**Your assignment:** Output exactly the lines below, starting with the line that has "Let f(n) = Id(n) = n and g(n) = μ(n)" and going on through the line that has "Compute the Dirichlet convolution (σ", both included, and no other lines.

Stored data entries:
━━━━

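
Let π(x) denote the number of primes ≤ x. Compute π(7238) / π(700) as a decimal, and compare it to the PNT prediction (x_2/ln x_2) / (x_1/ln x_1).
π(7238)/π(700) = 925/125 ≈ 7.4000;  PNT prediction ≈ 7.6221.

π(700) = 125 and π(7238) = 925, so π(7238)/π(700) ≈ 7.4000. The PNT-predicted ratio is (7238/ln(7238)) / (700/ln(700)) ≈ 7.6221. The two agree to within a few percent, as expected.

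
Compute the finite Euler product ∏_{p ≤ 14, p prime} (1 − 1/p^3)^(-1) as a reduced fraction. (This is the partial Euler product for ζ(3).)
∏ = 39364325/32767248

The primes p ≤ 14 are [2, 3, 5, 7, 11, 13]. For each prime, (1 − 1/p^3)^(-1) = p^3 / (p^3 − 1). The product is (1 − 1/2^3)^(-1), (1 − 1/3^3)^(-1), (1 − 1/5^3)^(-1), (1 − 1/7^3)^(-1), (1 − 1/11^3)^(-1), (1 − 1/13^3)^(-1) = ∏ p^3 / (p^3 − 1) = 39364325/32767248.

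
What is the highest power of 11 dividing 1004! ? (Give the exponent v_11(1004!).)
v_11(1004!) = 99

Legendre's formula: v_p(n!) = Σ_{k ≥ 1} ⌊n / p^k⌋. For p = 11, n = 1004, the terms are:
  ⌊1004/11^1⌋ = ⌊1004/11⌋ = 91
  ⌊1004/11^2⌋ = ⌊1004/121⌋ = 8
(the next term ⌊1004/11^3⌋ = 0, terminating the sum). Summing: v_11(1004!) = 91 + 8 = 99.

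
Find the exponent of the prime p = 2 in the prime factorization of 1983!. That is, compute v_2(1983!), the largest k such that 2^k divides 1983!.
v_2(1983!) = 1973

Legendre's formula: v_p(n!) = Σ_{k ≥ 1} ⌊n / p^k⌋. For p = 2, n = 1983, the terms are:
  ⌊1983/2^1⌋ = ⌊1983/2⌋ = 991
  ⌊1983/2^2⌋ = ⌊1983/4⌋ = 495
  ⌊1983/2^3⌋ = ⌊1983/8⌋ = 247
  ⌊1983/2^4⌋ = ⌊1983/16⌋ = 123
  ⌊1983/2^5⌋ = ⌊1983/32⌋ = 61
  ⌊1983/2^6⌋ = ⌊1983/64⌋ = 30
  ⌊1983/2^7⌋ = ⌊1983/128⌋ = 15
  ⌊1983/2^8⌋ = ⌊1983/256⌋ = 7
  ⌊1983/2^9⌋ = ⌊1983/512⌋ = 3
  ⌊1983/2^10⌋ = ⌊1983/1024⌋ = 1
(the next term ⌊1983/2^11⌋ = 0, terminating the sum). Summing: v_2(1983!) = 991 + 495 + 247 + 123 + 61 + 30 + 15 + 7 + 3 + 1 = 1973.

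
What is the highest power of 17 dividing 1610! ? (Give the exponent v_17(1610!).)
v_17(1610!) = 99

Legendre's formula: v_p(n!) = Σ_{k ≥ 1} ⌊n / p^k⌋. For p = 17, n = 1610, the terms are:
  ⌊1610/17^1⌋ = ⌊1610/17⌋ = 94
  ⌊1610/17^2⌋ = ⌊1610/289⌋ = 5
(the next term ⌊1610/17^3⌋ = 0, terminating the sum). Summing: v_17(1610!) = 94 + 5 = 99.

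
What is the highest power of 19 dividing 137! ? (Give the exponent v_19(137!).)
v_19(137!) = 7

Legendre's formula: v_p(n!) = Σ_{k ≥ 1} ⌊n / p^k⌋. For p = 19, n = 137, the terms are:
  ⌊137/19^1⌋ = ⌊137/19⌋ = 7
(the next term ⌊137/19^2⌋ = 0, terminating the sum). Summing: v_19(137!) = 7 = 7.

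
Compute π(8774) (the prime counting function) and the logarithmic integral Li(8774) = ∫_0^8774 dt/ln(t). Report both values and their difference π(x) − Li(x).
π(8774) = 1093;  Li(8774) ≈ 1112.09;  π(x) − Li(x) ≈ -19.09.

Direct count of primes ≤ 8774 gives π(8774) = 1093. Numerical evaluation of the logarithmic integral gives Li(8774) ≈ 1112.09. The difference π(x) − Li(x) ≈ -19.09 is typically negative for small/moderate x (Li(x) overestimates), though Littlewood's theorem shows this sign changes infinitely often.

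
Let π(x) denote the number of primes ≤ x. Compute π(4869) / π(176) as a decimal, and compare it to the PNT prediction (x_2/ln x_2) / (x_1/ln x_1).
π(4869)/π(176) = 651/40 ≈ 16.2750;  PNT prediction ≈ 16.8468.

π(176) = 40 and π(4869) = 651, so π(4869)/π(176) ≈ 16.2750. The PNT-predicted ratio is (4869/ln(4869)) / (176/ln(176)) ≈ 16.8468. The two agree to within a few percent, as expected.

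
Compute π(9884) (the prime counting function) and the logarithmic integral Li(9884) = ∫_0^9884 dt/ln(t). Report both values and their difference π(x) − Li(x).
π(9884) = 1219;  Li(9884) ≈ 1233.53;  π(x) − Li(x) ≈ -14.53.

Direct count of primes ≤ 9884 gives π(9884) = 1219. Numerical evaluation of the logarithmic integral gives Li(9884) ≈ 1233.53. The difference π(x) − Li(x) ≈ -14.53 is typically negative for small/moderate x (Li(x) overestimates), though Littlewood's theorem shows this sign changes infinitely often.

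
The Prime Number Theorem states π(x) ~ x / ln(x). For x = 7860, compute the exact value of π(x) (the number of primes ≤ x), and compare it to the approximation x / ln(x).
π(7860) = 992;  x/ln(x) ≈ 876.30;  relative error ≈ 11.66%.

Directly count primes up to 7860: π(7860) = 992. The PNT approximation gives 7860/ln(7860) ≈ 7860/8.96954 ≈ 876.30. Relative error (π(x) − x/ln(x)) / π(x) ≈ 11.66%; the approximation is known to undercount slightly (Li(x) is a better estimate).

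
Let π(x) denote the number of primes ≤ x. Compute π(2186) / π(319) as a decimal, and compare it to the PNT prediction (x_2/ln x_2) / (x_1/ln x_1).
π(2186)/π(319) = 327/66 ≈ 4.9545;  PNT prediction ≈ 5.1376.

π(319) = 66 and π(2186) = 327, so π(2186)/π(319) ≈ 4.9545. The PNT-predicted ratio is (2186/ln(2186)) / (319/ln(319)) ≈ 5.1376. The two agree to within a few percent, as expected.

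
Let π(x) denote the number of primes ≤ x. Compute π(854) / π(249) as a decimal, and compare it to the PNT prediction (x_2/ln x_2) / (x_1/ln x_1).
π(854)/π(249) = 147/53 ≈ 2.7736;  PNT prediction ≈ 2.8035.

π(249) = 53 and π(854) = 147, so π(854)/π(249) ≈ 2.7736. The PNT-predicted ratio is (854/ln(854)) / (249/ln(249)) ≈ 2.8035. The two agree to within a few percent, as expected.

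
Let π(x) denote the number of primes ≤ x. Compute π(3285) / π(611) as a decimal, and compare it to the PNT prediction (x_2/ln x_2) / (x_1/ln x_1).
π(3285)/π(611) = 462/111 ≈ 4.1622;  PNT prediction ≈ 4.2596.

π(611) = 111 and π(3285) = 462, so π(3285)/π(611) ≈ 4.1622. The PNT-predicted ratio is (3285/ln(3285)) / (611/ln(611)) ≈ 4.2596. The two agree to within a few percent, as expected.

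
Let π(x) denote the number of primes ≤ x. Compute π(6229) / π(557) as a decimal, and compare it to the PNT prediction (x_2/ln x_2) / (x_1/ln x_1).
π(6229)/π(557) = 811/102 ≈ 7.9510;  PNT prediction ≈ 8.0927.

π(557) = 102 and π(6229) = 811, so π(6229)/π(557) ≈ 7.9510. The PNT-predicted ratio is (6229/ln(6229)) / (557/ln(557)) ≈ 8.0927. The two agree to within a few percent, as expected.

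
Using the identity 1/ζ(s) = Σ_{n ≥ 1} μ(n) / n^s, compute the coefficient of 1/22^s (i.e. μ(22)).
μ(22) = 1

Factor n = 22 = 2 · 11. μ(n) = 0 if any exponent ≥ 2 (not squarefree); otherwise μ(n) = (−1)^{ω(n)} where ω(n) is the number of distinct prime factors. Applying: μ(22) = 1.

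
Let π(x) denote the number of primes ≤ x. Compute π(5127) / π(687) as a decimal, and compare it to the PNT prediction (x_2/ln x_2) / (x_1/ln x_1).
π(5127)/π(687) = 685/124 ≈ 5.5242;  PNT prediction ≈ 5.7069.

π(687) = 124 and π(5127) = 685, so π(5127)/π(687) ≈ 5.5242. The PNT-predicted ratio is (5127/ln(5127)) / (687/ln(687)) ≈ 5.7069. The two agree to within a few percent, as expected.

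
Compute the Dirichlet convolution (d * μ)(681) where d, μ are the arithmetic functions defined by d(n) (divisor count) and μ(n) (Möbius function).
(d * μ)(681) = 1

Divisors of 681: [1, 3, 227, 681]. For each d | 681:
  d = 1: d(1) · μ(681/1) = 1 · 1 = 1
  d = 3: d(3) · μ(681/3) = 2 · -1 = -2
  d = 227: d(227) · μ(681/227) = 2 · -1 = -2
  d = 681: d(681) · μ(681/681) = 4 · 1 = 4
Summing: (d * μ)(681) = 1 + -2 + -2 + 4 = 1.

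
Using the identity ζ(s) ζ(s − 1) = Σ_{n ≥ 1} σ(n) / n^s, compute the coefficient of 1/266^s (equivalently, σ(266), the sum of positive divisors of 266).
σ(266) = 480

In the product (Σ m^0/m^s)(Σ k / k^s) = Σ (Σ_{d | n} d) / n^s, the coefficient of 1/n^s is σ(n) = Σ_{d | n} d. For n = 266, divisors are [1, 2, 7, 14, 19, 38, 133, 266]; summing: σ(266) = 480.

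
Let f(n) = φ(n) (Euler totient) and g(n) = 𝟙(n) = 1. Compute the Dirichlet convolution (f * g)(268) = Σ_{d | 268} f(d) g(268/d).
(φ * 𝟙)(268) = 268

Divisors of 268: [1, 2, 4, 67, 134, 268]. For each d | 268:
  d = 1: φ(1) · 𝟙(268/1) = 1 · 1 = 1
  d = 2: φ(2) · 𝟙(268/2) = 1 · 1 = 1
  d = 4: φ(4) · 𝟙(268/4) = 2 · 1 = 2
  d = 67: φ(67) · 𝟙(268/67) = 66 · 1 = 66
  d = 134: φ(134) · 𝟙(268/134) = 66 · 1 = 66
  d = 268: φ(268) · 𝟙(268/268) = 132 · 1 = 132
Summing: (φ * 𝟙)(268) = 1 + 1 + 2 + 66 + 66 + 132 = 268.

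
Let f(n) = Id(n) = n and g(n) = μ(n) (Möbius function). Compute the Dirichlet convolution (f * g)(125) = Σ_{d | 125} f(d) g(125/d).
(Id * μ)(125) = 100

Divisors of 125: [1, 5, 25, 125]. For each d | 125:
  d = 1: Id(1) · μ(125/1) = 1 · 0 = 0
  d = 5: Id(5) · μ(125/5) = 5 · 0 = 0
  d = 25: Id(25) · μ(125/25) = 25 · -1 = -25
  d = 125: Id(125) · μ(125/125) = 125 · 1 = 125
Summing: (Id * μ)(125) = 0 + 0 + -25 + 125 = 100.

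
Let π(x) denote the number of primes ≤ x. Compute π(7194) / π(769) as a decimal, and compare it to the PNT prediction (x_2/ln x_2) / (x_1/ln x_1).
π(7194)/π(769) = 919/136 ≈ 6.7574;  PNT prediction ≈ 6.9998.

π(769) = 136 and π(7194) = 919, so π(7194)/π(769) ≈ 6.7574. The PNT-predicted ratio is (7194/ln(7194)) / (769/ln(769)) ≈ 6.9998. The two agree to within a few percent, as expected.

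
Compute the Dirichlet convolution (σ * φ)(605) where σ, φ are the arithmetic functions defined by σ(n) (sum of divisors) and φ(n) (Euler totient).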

━━━━

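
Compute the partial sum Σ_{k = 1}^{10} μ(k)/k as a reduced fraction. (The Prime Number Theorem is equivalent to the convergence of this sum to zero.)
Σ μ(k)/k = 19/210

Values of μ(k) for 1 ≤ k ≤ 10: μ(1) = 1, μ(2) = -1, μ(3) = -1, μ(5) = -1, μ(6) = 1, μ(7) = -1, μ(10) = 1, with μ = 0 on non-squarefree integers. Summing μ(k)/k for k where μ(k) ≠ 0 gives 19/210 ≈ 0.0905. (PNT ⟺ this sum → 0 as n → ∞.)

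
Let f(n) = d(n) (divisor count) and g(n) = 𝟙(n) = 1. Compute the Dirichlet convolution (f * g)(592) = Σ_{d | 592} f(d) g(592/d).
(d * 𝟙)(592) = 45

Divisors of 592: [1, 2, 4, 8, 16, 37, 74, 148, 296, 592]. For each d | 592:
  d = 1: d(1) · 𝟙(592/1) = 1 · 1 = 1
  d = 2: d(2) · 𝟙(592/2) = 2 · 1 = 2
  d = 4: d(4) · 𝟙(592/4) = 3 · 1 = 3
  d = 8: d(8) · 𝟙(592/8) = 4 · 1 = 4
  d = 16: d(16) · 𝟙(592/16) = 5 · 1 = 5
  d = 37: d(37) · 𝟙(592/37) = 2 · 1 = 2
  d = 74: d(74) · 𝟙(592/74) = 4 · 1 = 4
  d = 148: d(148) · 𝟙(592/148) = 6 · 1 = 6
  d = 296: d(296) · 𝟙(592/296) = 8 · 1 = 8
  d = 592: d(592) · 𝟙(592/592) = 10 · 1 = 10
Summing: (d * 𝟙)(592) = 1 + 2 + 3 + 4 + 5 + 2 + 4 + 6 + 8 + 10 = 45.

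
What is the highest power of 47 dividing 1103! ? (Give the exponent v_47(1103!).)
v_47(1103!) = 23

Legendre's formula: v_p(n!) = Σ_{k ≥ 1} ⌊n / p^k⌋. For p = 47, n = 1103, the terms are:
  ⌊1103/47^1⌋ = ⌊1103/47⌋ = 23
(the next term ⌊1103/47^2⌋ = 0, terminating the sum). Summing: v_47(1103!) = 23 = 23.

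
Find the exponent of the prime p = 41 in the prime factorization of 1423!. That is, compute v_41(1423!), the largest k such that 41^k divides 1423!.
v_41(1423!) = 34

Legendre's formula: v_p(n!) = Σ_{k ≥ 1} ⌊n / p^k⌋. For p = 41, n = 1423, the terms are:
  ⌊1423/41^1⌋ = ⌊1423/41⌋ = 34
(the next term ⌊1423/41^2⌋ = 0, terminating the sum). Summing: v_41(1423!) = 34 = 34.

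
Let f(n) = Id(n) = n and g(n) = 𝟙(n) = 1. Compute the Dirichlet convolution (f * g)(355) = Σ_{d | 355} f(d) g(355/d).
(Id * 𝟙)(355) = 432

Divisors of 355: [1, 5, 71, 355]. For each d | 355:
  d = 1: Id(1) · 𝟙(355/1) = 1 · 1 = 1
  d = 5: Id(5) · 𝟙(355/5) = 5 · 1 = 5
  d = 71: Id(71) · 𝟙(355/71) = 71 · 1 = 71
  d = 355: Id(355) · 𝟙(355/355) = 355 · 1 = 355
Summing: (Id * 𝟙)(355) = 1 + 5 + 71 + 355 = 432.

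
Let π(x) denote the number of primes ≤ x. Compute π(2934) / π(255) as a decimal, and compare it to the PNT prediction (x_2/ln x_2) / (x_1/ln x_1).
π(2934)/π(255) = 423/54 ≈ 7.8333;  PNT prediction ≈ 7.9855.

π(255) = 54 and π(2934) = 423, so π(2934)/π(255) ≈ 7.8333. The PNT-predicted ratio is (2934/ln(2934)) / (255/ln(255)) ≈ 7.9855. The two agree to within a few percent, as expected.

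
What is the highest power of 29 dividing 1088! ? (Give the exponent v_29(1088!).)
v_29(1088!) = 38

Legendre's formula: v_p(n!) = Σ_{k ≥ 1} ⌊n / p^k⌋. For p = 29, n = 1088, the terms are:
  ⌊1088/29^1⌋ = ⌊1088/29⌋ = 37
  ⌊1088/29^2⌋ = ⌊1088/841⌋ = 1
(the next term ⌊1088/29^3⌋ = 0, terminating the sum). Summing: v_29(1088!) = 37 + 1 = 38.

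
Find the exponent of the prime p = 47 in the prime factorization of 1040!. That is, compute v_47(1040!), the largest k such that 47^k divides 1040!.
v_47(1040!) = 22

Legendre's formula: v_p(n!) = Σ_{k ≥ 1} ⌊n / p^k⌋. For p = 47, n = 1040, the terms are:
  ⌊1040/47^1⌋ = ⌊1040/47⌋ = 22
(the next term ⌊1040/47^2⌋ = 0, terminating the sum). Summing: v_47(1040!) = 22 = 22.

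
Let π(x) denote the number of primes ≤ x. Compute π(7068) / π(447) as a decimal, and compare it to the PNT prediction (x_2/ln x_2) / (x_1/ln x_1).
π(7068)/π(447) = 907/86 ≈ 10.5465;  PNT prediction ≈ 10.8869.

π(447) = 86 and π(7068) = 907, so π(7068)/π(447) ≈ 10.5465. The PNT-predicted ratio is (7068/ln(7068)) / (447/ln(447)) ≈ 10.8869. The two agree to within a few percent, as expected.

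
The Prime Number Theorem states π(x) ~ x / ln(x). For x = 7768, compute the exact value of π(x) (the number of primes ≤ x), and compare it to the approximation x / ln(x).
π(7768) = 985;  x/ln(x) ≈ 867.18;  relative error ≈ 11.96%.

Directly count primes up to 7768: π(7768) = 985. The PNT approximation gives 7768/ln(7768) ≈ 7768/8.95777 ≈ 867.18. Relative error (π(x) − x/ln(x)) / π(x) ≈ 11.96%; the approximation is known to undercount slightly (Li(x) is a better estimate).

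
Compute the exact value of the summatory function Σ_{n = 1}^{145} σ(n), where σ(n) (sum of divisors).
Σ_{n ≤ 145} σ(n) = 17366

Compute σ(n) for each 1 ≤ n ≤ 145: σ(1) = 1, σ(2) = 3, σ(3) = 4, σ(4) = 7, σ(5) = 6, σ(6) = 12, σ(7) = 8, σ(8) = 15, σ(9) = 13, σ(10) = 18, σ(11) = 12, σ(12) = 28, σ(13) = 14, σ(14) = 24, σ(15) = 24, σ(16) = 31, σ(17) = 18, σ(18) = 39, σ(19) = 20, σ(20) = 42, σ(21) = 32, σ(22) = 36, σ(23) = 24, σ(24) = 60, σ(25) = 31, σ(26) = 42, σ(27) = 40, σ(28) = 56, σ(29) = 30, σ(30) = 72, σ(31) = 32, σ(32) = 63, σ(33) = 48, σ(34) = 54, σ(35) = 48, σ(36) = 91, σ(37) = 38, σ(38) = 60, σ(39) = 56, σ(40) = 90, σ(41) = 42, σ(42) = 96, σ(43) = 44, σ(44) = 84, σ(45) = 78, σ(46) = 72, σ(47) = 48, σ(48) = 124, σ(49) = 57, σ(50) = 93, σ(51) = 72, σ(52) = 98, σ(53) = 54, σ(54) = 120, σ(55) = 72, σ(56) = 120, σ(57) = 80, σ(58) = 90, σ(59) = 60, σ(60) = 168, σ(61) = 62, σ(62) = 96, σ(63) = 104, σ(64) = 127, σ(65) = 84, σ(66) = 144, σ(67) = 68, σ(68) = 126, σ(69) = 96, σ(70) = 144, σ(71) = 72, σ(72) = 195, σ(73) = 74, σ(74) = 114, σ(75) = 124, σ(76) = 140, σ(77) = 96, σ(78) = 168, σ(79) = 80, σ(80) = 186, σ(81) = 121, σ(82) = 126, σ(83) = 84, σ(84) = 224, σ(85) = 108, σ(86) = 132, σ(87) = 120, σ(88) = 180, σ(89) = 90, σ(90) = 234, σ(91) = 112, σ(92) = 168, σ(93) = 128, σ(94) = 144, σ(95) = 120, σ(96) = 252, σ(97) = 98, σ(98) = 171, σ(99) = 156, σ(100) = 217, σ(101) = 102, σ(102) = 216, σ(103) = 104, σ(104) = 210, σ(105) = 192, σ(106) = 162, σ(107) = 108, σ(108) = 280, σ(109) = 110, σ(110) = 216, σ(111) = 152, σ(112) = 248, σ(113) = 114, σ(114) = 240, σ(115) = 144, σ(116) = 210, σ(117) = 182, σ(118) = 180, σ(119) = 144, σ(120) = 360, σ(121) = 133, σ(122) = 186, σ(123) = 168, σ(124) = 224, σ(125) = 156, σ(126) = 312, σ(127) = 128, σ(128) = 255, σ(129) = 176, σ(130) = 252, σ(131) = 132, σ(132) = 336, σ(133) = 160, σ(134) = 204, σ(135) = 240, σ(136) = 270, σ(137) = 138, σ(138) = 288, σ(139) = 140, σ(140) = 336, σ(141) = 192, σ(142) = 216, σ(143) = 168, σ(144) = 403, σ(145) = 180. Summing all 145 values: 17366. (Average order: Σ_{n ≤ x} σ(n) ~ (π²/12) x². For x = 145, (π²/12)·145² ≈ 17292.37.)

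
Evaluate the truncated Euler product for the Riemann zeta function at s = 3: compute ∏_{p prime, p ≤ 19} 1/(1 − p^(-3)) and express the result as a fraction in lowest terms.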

━━━━

**The answer:**
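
Let f(n) = Id(n) = n and g(n) = μ(n) (Möbius function). Compute the Dirichlet convolution (f * g)(125) = Σ_{d | 125} f(d) g(125/d).
(Id * μ)(125) = 100

Divisors of 125: [1, 5, 25, 125]. For each d | 125:
  d = 1: Id(1) · μ(125/1) = 1 · 0 = 0
  d = 5: Id(5) · μ(125/5) = 5 · 0 = 0
  d = 25: Id(25) · μ(125/25) = 25 · -1 = -25
  d = 125: Id(125) · μ(125/125) = 125 · 1 = 125
Summing: (Id * μ)(125) = 0 + 0 + -25 + 125 = 100.

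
Let π(x) denote the number of primes ≤ x. Compute π(7194) / π(769) as a decimal, and compare it to the PNT prediction (x_2/ln x_2) / (x_1/ln x_1).
π(7194)/π(769) = 919/136 ≈ 6.7574;  PNT prediction ≈ 6.9998.

π(769) = 136 and π(7194) = 919, so π(7194)/π(769) ≈ 6.7574. The PNT-predicted ratio is (7194/ln(7194)) / (769/ln(769)) ≈ 6.9998. The two agree to within a few percent, as expected.

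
Compute the Dirichlet convolution (σ * φ)(605) where σ, φ are the arithmetic functions defined by σ(n) (sum of divisors) and φ(n) (Euler totient).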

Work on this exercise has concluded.